# STUDY MATERIAL:
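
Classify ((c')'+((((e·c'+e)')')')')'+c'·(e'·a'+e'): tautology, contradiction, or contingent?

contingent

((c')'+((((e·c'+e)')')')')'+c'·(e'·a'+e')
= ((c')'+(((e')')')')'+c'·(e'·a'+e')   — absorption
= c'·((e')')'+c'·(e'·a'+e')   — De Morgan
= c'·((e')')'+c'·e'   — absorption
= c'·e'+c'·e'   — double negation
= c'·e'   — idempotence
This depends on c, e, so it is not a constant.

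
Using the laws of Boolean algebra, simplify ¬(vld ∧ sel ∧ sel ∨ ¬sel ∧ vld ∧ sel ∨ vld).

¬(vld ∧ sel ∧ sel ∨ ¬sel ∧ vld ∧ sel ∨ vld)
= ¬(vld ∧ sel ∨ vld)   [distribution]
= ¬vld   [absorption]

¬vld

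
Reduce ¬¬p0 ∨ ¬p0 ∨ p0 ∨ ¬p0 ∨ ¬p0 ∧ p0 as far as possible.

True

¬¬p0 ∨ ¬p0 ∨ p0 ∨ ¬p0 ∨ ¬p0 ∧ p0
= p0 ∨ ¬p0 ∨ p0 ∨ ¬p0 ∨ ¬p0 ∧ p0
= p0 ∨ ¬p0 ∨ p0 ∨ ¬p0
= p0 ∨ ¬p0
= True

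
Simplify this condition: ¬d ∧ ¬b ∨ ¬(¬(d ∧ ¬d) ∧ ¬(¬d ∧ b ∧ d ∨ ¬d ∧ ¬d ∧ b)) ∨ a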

...

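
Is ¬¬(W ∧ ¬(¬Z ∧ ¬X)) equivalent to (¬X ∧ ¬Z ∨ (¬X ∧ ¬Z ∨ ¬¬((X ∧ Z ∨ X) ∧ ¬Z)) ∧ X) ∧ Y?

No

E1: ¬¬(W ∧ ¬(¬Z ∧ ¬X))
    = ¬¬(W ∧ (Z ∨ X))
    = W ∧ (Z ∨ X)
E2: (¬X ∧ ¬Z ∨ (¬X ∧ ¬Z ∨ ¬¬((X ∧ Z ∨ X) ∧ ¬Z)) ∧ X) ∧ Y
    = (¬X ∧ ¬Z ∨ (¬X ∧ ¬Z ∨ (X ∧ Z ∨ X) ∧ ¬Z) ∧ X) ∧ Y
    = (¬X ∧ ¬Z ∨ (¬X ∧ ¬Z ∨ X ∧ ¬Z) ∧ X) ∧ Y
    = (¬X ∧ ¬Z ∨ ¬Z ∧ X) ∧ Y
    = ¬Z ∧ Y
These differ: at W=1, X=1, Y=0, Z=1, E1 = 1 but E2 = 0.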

--

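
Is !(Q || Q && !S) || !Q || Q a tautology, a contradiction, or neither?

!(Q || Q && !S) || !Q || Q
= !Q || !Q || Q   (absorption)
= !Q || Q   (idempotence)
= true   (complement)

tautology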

# EXERCISE INSTRUCTIONS:
Starting at the line that contains "contradiction, or contingent?" and stopping after the line that contains "Simplify this condition: ¬d", write out every line exactly as it appears above, and no other line.

# SOLVED PROBLEM:
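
Classify ((c')'+((((e·c'+e)')')')')'+c'·(e'·a'+e'): tautology, contradiction, or contingent?

contingent

((c')'+((((e·c'+e)')')')')'+c'·(e'·a'+e')
= ((c')'+(((e')')')')'+c'·(e'·a'+e')   — absorption
= c'·((e')')'+c'·(e'·a'+e')   — De Morgan
= c'·((e')')'+c'·e'   — absorption
= c'·e'+c'·e'   — double negation
= c'·e'   — idempotence
This depends on c, e, so it is not a constant.

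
Using the laws of Boolean algebra, simplify ¬(vld ∧ sel ∧ sel ∨ ¬sel ∧ vld ∧ sel ∨ vld).

¬(vld ∧ sel ∧ sel ∨ ¬sel ∧ vld ∧ sel ∨ vld)
= ¬(vld ∧ sel ∨ vld)   [distribution]
= ¬vld   [absorption]

¬vld

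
Reduce ¬¬p0 ∨ ¬p0 ∨ p0 ∨ ¬p0 ∨ ¬p0 ∧ p0 as far as possible.

True

¬¬p0 ∨ ¬p0 ∨ p0 ∨ ¬p0 ∨ ¬p0 ∧ p0
= p0 ∨ ¬p0 ∨ p0 ∨ ¬p0 ∨ ¬p0 ∧ p0
= p0 ∨ ¬p0 ∨ p0 ∨ ¬p0
= p0 ∨ ¬p0
= True

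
Simplify this condition: ¬d ∧ ¬b ∨ ¬(¬(d ∧ ¬d) ∧ ¬(¬d ∧ b ∧ d ∨ ¬d ∧ ¬d ∧ b)) ∨ a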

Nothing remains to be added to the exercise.